§ **What you are asked to do**:
This exercise needs the complete data reproduced exactly.

(Stored data entries)
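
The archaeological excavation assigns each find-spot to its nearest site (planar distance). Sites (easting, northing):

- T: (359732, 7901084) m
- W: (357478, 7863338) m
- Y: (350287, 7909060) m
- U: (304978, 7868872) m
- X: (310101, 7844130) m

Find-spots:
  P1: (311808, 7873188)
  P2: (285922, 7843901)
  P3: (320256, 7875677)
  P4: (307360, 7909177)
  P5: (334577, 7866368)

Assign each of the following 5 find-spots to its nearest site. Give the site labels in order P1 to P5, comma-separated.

U, X, U, U, W

P1 → U (d²=65276756.00)
P2 → X (d²=584676482.00)
P3 → U (d²=279725309.00)
P4 → U (d²=1630166949.00)
P5 → W (d²=533636701.00)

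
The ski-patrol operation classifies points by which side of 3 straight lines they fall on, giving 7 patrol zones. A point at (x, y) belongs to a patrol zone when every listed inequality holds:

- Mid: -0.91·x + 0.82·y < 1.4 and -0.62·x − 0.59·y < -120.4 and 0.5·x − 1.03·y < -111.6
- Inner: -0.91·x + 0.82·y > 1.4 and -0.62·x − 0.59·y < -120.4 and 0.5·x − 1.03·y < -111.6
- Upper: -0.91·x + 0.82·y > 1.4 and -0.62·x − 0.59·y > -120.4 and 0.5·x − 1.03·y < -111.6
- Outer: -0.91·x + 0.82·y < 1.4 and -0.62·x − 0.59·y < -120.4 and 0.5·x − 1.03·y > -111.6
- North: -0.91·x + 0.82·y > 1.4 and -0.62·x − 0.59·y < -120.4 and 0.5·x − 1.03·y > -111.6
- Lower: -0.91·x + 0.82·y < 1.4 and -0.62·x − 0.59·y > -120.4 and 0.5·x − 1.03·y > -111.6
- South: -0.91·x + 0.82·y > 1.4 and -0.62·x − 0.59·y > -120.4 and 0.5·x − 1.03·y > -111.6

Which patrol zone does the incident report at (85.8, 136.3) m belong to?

North

-0.91·85.8 + 0.82·136.3 = 33.688, which is > 1.4
-0.62·85.8 − 0.59·136.3 = -133.613, which is < -120.4
0.5·85.8 − 1.03·136.3 = -97.489, which is > -111.6
This sign pattern matches North.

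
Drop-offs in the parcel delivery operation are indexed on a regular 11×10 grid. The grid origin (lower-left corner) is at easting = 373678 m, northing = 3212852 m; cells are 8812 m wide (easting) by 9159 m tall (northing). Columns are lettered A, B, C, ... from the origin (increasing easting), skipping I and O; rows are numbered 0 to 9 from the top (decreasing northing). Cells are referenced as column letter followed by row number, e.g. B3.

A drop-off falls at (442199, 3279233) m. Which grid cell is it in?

H2

Column index: ⌊(442199 − 373678) / 8812⌋ = ⌊7.776⌋ = 7 → column H
Row offset from origin: ⌊(3279233 − 3212852) / 9159⌋ = ⌊7.248⌋ = 7 → row 2 (counted from top)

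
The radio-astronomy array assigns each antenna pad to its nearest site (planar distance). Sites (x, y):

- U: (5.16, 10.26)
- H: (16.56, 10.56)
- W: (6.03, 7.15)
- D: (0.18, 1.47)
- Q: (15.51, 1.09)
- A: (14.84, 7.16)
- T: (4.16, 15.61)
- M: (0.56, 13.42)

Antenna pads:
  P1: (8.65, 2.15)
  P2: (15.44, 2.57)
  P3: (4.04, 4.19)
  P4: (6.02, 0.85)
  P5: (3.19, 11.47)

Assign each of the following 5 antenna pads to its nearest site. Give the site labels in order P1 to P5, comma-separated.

P1 → W (d²=31.86)
P2 → Q (d²=2.20)
P3 → W (d²=12.72)
P4 → D (d²=34.49)
P5 → U (d²=5.35)

W, Q, W, D, U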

§ **Answer to this problem**:
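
The archaeological excavation assigns each find-spot to its nearest site (planar distance). Sites (easting, northing):

- T: (359732, 7901084) m
- W: (357478, 7863338) m
- Y: (350287, 7909060) m
- U: (304978, 7868872) m
- X: (310101, 7844130) m

Find-spots:
  P1: (311808, 7873188)
  P2: (285922, 7843901)
  P3: (320256, 7875677)
  P4: (307360, 7909177)
  P5: (334577, 7866368)

Assign each of the following 5 find-spots to its nearest site. Give the site labels in order P1 to P5, comma-separated.

U, X, U, U, W

P1 → U (d²=65276756.00)
P2 → X (d²=584676482.00)
P3 → U (d²=279725309.00)
P4 → U (d²=1630166949.00)
P5 → W (d²=533636701.00)

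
The ski-patrol operation classifies points by which side of 3 straight lines they fall on, giving 7 patrol zones. A point at (x, y) belongs to a patrol zone when every listed inequality holds:

- Mid: -0.91·x + 0.82·y < 1.4 and -0.62·x − 0.59·y < -120.4 and 0.5·x − 1.03·y < -111.6
- Inner: -0.91·x + 0.82·y > 1.4 and -0.62·x − 0.59·y < -120.4 and 0.5·x − 1.03·y < -111.6
- Upper: -0.91·x + 0.82·y > 1.4 and -0.62·x − 0.59·y > -120.4 and 0.5·x − 1.03·y < -111.6
- Outer: -0.91·x + 0.82·y < 1.4 and -0.62·x − 0.59·y < -120.4 and 0.5·x − 1.03·y > -111.6
- North: -0.91·x + 0.82·y > 1.4 and -0.62·x − 0.59·y < -120.4 and 0.5·x − 1.03·y > -111.6
- Lower: -0.91·x + 0.82·y < 1.4 and -0.62·x − 0.59·y > -120.4 and 0.5·x − 1.03·y > -111.6
- South: -0.91·x + 0.82·y > 1.4 and -0.62·x − 0.59·y > -120.4 and 0.5·x − 1.03·y > -111.6

Which patrol zone does the incident report at (85.8, 136.3) m belong to?

North

-0.91·85.8 + 0.82·136.3 = 33.688, which is > 1.4
-0.62·85.8 − 0.59·136.3 = -133.613, which is < -120.4
0.5·85.8 − 1.03·136.3 = -97.489, which is > -111.6
This sign pattern matches North.

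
Drop-offs in the parcel delivery operation are indexed on a regular 11×10 grid. The grid origin (lower-left corner) is at easting = 373678 m, northing = 3212852 m; cells are 8812 m wide (easting) by 9159 m tall (northing). Columns are lettered A, B, C, ... from the origin (increasing easting), skipping I and O; rows are numbered 0 to 9 from the top (decreasing northing). Cells are referenced as column letter followed by row number, e.g. B3.

A drop-off falls at (442199, 3279233) m. Which grid cell is it in?

H2

Column index: ⌊(442199 − 373678) / 8812⌋ = ⌊7.776⌋ = 7 → column H
Row offset from origin: ⌊(3279233 − 3212852) / 9159⌋ = ⌊7.248⌋ = 7 → row 2 (counted from top)

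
The radio-astronomy array assigns each antenna pad to its nearest site (planar distance). Sites (x, y):

- U: (5.16, 10.26)
- H: (16.56, 10.56)
- W: (6.03, 7.15)
- D: (0.18, 1.47)
- Q: (15.51, 1.09)
- A: (14.84, 7.16)
- T: (4.16, 15.61)
- M: (0.56, 13.42)

Antenna pads:
  P1: (8.65, 2.15)
  P2: (15.44, 2.57)
  P3: (4.04, 4.19)
  P4: (6.02, 0.85)
  P5: (3.19, 11.47)

Assign each of the following 5 antenna pads to its nearest site. Give the site labels in order P1 to P5, comma-separated.

P1 → W (d²=31.86)
P2 → Q (d²=2.20)
P3 → W (d²=12.72)
P4 → D (d²=34.49)
P5 → U (d²=5.35)

W, Q, W, D, U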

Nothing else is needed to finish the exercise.